Saved entries:
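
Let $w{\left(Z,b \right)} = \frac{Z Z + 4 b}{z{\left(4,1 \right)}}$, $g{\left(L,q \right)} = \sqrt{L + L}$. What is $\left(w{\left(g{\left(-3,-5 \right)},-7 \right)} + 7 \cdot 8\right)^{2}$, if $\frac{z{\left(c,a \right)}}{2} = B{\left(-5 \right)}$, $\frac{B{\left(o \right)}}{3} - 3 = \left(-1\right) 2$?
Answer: $\frac{22801}{9} \approx 2533.4$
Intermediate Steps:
$B{\left(o \right)} = 3$ ($B{\left(o \right)} = 9 + 3 \left(\left(-1\right) 2\right) = 9 + 3 \left(-2\right) = 9 - 6 = 3$)
$z{\left(c,a \right)} = 6$ ($z{\left(c,a \right)} = 2 \cdot 3 = 6$)
$g{\left(L,q \right)} = \sqrt{2} \sqrt{L}$ ($g{\left(L,q \right)} = \sqrt{2 L} = \sqrt{2} \sqrt{L}$)
$w{\left(Z,b \right)} = \frac{Z^{2}}{6} + \frac{2 b}{3}$ ($w{\left(Z,b \right)} = \frac{Z Z + 4 b}{6} = \left(Z^{2} + 4 b\right) \frac{1}{6} = \frac{Z^{2}}{6} + \frac{2 b}{3}$)
$\left(w{\left(g{\left(-3,-5 \right)},-7 \right)} + 7 \cdot 8\right)^{2} = \left(\left(\frac{\left(\sqrt{2} \sqrt{-3}\right)^{2}}{6} + \frac{2}{3} \left(-7\right)\right) + 7 \cdot 8\right)^{2} = \left(\left(\frac{\left(\sqrt{2} i \sqrt{3}\right)^{2}}{6} - \frac{14}{3}\right) + 56\right)^{2} = \left(\left(\frac{\left(i \sqrt{6}\right)^{2}}{6} - \frac{14}{3}\right) + 56\right)^{2} = \left(\left(\frac{1}{6} \left(-6\right) - \frac{14}{3}\right) + 56\right)^{2} = \left(\left(-1 - \frac{14}{3}\right) + 56\right)^{2} = \left(- \frac{17}{3} + 56\right)^{2} = \left(\frac{151}{3}\right)^{2} = \frac{22801}{9}$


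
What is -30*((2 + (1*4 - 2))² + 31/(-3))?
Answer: -170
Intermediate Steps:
-30*((2 + (1*4 - 2))² + 31/(-3)) = -30*((2 + (4 - 2))² + 31*(-⅓)) = -30*((2 + 2)² - 31/3) = -30*(4² - 31/3) = -30*(16 - 31/3) = -30*17/3 = -170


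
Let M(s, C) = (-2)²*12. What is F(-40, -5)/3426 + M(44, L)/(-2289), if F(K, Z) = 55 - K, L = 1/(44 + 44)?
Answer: 17669/2614038 ≈ 0.0067593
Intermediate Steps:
L = 1/88 ≈ 0.011364
M(s, C) = 48 (M(s, C) = 4*12 = 48)
F(-40, -5)/3426 + M(44, L)/(-2289) = (55 - 1*(-40))/3426 + 48/(-2289) = (55 + 40)*(1/3426) + 48*(-1/2289) = 95*(1/3426) - 16/763 = 95/3426 - 16/763 = 17669/2614038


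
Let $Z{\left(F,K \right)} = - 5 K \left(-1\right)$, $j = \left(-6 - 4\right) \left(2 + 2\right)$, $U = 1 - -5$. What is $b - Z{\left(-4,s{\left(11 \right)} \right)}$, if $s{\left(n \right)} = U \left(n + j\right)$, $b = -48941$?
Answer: $-48071$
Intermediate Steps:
$U = 6$ ($U = 1 + 5 = 6$)
$j = -40$ ($j = \left(-10\right) 4 = -40$)
$s{\left(n \right)} = -240 + 6 n$ ($s{\left(n \right)} = 6 \left(n - 40\right) = 6 \left(-40 + n\right) = -240 + 6 n$)
$Z{\left(F,K \right)} = 5 K$
$b - Z{\left(-4,s{\left(11 \right)} \right)} = -48941 - 5 \left(-240 + 6 \cdot 11\right) = -48941 - 5 \left(-240 + 66\right) = -48941 - 5 \left(-174\right) = -48941 - -870 = -48941 + 870 = -48071$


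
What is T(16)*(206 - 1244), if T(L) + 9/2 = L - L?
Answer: 4671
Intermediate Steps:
T(L) = -9/2 (T(L) = -9/2 + (L - L) = -9/2 + 0 = -9/2)
T(16)*(206 - 1244) = -9*(206 - 1244)/2 = -9/2*(-1038) = 4671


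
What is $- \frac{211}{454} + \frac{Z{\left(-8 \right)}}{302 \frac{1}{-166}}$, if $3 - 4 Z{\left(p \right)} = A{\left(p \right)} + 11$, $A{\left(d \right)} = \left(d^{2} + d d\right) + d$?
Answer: $\frac{1173963}{68554} \approx 17.125$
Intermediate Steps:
$A{\left(d \right)} = d + 2 d^{2}$ ($A{\left(d \right)} = \left(d^{2} + d^{2}\right) + d = 2 d^{2} + d = d + 2 d^{2}$)
$Z{\left(p \right)} = -2 - \frac{p \left(1 + 2 p\right)}{4}$ ($Z{\left(p \right)} = \frac{3}{4} - \frac{p \left(1 + 2 p\right) + 11}{4} = \frac{3}{4} - \frac{11 + p \left(1 + 2 p\right)}{4} = \frac{3}{4} - \left(\frac{11}{4} + \frac{p \left(1 + 2 p\right)}{4}\right) = -2 - \frac{p \left(1 + 2 p\right)}{4}$)
$- \frac{211}{454} + \frac{Z{\left(-8 \right)}}{302 \frac{1}{-166}} = - \frac{211}{454} + \frac{-2 - - 2 \left(1 + 2 \left(-8\right)\right)}{302 \frac{1}{-166}} = \left(-211\right) \frac{1}{454} + \frac{-2 - - 2 \left(1 - 16\right)}{302 \left(- \frac{1}{166}\right)} = - \frac{211}{454} + \frac{-2 - \left(-2\right) \left(-15\right)}{- \frac{151}{83}} = - \frac{211}{454} + \left(-2 - 30\right) \left(- \frac{83}{151}\right) = - \frac{211}{454} - - \frac{2656}{151} = - \frac{211}{454} + \frac{2656}{151} = \frac{1173963}{68554}$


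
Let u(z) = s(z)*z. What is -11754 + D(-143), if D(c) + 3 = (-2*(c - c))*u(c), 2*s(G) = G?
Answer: -11757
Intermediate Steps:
s(G) = G/2
u(z) = z²/2 (u(z) = (z/2)*z = z²/2)
D(c) = -3 (D(c) = -3 + (-2*(c - c))*(c²/2) = -3 + (-2*0)*(c²/2) = -3 + 0*(c²/2) = -3 + 0 = -3)
-11754 + D(-143) = -11754 - 3 = -11757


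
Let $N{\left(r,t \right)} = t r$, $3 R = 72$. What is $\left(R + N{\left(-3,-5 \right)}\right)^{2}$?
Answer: $1521$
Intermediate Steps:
$R = 24$ ($R = \frac{1}{3} \cdot 72 = 24$)
$N{\left(r,t \right)} = r t$
$\left(R + N{\left(-3,-5 \right)}\right)^{2} = \left(24 - -15\right)^{2} = \left(24 + 15\right)^{2} = 39^{2} = 1521$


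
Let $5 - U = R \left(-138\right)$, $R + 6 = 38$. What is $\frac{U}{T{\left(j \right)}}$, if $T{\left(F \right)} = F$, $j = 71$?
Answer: $\frac{4421}{71} \approx 62.268$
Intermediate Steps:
$R = 32$ ($R = -6 + 38 = 32$)
$U = 4421$ ($U = 5 - 32 \left(-138\right) = 5 - -4416 = 5 + 4416 = 4421$)
$\frac{U}{T{\left(j \right)}} = \frac{4421}{71}$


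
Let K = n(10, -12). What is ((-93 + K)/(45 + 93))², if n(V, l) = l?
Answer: 1225/2116 ≈ 0.57892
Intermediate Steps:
K = -12
((-93 + K)/(45 + 93))² = ((-93 - 12)/(45 + 93))² = (-105/138)² = (-105*1/138)² = (-35/46)² = 1225/2116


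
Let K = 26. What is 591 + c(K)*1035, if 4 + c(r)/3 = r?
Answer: 68901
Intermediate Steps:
c(r) = -12 + 3*r
591 + c(K)*1035 = 591 + (-12 + 3*26)*1035 = 591 + (-12 + 78)*1035 = 591 + 66*1035 = 591 + 68310 = 68901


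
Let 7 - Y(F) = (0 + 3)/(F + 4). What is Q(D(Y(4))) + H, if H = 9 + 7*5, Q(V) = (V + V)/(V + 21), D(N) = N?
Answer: 9830/221 ≈ 44.480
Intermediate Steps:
Y(F) = 7 - 3/(4 + F) (Y(F) = 7 - (0 + 3)/(F + 4) = 7 - 3/(4 + F))
Q(V) = 2*V/(21 + V) (Q(V) = (2*V)/(21 + V) = 2*V/(21 + V))
H = 44 (H = 9 + 35 = 44)
Q(D(Y(4))) + H = 2*((25 + 7*4)/(4 + 4))/(21 + (25 + 7*4)/(4 + 4)) + 44 = 2*((25 + 28)/8)/(21 + (25 + 28)/8) + 44 = 2*((⅛)*53)/(21 + (⅛)*53) + 44 = 2*(53/8)/(21 + 53/8) + 44 = 2*(53/8)/(221/8) + 44 = 2*(53/8)*(8/221) + 44 = 106/221 + 44 = 9830/221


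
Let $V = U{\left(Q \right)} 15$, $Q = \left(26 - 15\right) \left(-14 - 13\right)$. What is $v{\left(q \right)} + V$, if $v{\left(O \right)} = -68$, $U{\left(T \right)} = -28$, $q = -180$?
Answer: $-488$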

■ **PROBLEM DETAILS**
From the records above, transcribe exactly the run of lines that opens with the line holding "Answer: 68901" and closes with the line holding "Answer: 9830/221 ≈ 44.480", both included.

■ **WRITTEN SOLUTION**
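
Answer: 68901
Intermediate Steps:
c(r) = -12 + 3*r
591 + c(K)*1035 = 591 + (-12 + 3*26)*1035 = 591 + (-12 + 78)*1035 = 591 + 66*1035 = 591 + 68310 = 68901


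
Let 7 - Y(F) = (0 + 3)/(F + 4). What is Q(D(Y(4))) + H, if H = 9 + 7*5, Q(V) = (V + V)/(V + 21), D(N) = N?
Answer: 9830/221 ≈ 44.480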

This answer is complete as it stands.